(Beginning of Records provided)

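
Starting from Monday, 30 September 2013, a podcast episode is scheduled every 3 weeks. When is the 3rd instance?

11 November 2013

The 3rd occurrence is 2 intervals after the first: 2 × 21 = 42 days after 30 September 2013.
September has 30 days — 0 days to the end of September leaves 42.
October has 31 days (11 left).
11 days into November → 11 November 2013.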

(End of Records provided)

▸ **What is being asked**
Without leaving anything out, give the entries again exactly.

▸ **Response box**
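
Starting from Monday, 30 September 2013, a podcast episode is scheduled every 3 weeks. When is the 3rd instance?

11 November 2013

The 3rd occurrence is 2 intervals after the first: 2 × 21 = 42 days after 30 September 2013.
September has 30 days — 0 days to the end of September leaves 42.
October has 31 days (11 left).
11 days into November → 11 November 2013.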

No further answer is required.